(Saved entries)
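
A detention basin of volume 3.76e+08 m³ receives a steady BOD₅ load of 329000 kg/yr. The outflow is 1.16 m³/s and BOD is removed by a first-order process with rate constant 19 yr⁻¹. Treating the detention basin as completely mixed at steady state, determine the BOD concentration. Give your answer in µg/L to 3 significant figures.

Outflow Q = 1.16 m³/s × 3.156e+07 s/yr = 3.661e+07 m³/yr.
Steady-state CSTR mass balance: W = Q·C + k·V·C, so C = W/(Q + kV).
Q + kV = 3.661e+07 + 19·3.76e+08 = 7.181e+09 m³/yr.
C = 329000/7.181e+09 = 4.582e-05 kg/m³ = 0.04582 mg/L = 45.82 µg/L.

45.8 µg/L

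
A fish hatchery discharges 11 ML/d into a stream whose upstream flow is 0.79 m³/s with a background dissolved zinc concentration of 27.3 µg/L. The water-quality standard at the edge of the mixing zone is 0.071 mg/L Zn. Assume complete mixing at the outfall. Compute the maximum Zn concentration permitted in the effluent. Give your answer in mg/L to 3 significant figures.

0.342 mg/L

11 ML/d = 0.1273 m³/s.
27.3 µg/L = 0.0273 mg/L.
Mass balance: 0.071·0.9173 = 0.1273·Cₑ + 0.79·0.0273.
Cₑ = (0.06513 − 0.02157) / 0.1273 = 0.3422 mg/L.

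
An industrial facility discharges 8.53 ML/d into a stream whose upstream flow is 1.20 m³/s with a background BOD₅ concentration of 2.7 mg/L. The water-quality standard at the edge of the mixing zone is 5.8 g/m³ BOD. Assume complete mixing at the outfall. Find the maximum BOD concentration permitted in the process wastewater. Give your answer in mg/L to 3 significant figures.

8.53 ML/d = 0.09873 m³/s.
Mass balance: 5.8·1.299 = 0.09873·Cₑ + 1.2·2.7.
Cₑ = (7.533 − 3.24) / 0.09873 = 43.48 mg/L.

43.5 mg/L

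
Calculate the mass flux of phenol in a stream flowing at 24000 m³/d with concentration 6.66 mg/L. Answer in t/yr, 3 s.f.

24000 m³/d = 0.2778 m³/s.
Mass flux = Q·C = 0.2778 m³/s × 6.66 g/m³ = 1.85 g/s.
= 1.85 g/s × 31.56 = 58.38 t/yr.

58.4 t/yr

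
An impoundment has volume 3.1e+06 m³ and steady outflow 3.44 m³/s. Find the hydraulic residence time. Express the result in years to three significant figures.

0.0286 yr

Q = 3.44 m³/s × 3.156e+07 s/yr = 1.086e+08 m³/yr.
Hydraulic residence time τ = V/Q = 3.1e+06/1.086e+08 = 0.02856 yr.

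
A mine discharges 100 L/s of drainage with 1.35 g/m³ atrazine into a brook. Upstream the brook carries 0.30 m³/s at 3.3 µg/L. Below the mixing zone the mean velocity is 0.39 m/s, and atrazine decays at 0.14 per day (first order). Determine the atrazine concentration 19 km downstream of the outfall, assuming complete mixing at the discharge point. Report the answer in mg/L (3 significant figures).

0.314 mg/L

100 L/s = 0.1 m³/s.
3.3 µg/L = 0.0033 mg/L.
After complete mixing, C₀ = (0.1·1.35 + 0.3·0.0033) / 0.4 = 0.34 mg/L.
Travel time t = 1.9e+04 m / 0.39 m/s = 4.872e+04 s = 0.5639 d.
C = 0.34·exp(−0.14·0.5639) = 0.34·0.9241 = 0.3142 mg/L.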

==

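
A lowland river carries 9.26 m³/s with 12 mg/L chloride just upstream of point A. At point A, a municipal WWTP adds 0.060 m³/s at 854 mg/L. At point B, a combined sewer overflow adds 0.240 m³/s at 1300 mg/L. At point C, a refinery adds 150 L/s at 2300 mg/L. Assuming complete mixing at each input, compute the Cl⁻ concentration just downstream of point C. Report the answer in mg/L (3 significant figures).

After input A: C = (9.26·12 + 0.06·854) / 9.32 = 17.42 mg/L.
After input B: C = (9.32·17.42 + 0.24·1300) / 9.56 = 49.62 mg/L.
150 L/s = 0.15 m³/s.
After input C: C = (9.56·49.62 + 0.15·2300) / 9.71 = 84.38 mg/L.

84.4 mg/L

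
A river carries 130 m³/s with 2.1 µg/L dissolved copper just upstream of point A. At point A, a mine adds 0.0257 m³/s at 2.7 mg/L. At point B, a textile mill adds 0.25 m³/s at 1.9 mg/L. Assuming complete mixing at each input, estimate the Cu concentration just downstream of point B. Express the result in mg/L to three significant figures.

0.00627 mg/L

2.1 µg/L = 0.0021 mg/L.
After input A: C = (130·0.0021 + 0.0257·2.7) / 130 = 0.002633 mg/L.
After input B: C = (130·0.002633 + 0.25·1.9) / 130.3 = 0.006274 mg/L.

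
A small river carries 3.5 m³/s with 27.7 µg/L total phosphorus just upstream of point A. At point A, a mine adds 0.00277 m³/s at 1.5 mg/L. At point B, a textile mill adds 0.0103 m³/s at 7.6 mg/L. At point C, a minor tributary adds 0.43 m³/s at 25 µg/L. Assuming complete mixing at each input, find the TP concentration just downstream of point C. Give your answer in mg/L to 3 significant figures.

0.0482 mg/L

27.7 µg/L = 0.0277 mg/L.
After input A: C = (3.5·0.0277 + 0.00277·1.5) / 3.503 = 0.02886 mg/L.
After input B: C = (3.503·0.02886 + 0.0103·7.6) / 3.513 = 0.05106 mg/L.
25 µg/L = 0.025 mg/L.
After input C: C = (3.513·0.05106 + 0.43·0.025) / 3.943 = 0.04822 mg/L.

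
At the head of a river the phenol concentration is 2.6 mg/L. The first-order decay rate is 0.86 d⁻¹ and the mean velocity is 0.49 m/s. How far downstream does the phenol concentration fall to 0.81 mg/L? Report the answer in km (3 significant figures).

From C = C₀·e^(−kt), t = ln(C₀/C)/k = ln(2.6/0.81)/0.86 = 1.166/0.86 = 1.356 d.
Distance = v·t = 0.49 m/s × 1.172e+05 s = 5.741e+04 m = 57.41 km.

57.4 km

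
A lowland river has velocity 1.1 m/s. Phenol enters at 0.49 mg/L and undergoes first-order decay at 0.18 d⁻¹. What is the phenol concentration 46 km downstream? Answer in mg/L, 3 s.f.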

▸ What this task involves
Begin at the line that has "At the head" in the entries above; stop after the line that has "A lowland river has". Transcribe exactly those lines and no others.

▸ Solution for this exercise
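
At the head of a river the phenol concentration is 2.6 mg/L. The first-order decay rate is 0.86 d⁻¹ and the mean velocity is 0.49 m/s. How far downstream does the phenol concentration fall to 0.81 mg/L? Report the answer in km (3 significant figures).

From C = C₀·e^(−kt), t = ln(C₀/C)/k = ln(2.6/0.81)/0.86 = 1.166/0.86 = 1.356 d.
Distance = v·t = 0.49 m/s × 1.172e+05 s = 5.741e+04 m = 57.41 km.

57.4 km

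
A lowland river has velocity 1.1 m/s. Phenol enters at 0.49 mg/L and undergoes first-order decay at 0.18 d⁻¹. What is the phenol concentration 46 km downstream? Answer in mg/L, 3 s.f.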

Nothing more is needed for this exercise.